### Your goal:
What number of lines in the entries below include the string "positions"? Respond with that number alone.

### Data for processing:
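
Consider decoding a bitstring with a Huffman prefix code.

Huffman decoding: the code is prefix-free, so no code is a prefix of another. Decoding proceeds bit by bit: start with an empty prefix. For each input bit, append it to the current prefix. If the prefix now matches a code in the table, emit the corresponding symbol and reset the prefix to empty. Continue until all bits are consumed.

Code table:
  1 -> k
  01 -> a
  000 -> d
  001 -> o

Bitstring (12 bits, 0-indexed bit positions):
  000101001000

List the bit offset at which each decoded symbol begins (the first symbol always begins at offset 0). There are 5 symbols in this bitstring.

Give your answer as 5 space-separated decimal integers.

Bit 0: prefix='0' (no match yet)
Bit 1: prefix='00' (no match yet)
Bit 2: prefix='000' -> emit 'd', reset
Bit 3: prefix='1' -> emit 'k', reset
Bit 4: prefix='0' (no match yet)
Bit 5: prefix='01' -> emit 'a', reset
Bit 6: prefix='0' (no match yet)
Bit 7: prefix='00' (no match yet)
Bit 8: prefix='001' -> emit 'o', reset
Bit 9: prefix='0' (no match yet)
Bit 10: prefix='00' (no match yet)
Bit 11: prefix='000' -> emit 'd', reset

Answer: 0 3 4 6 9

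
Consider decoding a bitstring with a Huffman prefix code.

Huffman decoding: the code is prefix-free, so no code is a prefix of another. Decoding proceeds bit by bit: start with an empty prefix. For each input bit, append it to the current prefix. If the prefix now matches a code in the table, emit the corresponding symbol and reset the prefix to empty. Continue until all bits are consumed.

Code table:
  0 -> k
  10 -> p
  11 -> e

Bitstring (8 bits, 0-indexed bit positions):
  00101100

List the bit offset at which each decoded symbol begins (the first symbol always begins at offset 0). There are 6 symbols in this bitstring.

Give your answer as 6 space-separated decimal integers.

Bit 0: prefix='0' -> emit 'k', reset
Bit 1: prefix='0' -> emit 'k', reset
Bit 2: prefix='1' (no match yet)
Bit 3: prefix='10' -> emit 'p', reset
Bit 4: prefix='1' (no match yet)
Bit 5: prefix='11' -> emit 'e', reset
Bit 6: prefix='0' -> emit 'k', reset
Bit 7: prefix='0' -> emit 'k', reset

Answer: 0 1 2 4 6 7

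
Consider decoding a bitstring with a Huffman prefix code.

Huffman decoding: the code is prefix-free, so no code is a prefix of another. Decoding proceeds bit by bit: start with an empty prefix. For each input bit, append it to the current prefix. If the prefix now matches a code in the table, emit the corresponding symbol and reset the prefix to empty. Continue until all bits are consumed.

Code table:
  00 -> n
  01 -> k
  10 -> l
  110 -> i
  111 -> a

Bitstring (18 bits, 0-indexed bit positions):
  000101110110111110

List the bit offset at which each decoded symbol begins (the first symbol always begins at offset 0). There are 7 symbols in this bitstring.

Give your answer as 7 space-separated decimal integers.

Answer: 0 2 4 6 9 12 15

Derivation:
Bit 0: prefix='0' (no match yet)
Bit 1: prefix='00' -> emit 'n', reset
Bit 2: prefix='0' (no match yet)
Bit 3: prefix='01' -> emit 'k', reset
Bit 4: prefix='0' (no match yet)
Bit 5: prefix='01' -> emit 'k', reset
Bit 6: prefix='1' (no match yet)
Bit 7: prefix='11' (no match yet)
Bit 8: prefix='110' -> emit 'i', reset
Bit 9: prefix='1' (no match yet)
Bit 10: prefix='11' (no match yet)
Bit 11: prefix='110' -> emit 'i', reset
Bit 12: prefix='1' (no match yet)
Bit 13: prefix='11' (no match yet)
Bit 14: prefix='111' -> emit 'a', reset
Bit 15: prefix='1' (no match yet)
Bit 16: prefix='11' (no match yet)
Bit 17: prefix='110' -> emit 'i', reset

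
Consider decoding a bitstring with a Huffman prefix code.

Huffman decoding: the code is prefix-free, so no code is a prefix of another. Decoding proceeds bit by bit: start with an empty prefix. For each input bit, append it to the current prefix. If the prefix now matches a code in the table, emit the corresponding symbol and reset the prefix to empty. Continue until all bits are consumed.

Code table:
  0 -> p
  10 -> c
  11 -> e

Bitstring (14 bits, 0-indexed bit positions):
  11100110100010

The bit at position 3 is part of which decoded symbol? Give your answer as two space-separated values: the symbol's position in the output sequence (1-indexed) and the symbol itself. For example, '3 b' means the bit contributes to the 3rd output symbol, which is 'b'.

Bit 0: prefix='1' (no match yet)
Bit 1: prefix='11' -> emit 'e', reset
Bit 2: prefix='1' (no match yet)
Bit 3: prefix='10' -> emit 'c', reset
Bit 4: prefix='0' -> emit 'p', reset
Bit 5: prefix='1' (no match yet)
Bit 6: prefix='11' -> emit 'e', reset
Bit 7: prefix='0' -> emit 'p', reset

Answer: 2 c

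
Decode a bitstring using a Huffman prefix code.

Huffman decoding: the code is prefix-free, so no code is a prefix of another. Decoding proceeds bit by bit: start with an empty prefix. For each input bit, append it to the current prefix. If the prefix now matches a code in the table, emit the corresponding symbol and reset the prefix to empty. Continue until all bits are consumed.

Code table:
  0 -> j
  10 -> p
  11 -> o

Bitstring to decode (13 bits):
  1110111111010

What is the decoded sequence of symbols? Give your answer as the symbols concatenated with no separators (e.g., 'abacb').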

--

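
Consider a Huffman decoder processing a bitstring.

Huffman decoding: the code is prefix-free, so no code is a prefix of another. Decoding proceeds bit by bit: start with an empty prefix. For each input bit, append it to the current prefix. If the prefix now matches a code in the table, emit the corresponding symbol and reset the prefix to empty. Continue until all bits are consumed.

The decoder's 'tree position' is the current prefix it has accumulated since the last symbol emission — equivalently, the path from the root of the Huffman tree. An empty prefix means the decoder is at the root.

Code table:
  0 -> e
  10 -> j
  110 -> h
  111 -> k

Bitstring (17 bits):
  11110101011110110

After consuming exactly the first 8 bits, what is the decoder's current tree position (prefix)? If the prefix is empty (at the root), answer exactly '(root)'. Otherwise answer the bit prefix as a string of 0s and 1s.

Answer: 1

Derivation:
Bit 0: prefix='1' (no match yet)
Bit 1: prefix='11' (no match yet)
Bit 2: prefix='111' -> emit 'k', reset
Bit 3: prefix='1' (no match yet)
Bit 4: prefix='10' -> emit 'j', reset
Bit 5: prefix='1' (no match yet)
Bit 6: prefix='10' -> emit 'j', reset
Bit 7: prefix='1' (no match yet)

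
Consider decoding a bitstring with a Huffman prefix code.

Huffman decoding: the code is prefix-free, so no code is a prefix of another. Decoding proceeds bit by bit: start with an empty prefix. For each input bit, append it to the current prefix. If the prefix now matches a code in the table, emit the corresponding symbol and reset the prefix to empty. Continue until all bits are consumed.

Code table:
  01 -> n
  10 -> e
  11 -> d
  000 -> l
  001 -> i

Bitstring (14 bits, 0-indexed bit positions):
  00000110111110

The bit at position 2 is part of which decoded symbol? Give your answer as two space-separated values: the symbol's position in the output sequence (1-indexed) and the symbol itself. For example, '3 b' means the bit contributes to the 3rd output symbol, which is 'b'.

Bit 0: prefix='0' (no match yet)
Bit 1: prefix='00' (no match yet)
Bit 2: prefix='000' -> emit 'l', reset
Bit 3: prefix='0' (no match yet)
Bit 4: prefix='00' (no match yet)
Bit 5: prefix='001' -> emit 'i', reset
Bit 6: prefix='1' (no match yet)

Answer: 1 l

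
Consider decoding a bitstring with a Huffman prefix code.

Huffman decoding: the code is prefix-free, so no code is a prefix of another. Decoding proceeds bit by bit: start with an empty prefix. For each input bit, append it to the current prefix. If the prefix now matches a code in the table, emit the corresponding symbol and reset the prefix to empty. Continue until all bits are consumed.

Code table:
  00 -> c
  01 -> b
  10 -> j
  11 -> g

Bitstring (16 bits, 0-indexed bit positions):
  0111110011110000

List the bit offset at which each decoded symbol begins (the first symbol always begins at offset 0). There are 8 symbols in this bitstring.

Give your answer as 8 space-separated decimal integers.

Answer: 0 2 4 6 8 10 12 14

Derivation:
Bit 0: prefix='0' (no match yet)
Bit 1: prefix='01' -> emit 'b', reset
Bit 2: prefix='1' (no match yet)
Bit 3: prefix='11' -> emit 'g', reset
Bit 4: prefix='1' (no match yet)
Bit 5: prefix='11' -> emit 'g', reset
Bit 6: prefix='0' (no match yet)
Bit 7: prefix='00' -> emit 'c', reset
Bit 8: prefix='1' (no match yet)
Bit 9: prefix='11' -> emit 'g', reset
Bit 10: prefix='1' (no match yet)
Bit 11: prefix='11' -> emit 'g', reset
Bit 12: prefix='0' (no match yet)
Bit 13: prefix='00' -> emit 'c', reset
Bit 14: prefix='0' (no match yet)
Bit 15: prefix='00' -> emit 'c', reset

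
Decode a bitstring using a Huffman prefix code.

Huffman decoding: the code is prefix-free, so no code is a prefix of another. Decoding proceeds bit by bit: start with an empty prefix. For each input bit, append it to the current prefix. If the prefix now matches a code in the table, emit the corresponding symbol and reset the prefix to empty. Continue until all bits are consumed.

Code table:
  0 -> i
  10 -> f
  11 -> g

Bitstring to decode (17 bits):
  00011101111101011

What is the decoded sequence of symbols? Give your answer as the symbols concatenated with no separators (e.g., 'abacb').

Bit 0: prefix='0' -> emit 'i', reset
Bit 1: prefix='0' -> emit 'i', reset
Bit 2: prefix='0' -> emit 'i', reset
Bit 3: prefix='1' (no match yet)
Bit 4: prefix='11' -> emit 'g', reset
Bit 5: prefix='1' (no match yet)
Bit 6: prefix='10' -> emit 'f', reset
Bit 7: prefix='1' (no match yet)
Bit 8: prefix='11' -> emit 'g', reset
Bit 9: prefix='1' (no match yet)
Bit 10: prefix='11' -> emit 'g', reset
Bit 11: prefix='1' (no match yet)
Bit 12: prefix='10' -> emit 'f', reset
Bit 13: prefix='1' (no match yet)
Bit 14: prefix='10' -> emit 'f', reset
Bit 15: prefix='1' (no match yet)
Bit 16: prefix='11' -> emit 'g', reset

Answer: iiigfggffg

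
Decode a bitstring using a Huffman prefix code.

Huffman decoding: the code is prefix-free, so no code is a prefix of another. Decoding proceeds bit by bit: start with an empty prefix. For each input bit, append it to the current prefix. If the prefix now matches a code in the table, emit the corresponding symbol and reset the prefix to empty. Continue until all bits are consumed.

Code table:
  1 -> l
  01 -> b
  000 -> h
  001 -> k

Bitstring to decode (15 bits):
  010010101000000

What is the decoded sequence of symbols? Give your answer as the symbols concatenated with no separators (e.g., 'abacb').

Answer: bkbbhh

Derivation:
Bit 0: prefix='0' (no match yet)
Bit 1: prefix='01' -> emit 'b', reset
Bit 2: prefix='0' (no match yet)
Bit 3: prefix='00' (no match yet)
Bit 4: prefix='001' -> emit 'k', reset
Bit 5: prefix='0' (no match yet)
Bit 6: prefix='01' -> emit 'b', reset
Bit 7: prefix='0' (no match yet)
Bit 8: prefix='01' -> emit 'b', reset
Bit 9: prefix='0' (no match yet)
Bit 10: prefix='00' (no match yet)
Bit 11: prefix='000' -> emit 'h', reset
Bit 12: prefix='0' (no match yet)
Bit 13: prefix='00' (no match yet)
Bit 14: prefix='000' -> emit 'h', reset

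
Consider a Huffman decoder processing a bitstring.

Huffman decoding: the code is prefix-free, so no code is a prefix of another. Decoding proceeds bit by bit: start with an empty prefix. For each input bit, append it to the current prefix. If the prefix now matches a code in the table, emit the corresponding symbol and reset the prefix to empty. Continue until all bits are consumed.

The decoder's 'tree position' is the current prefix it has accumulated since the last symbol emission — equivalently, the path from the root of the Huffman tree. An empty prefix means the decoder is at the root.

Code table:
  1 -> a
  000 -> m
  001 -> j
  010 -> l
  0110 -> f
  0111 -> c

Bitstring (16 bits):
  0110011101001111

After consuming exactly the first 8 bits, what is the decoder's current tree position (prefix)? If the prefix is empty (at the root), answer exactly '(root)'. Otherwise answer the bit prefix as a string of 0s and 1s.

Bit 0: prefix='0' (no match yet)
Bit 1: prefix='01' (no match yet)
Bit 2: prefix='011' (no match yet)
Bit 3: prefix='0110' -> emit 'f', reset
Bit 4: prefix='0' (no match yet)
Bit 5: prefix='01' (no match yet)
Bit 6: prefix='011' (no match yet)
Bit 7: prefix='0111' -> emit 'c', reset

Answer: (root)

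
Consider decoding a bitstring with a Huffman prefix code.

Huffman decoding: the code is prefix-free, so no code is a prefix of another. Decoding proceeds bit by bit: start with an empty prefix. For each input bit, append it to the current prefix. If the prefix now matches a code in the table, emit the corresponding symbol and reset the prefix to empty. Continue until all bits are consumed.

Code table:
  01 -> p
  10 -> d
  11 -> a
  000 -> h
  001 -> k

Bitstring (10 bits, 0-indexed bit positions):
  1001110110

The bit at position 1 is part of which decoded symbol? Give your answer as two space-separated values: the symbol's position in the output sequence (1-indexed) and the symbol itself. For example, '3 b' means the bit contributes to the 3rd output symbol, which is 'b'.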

### Exercise output:
7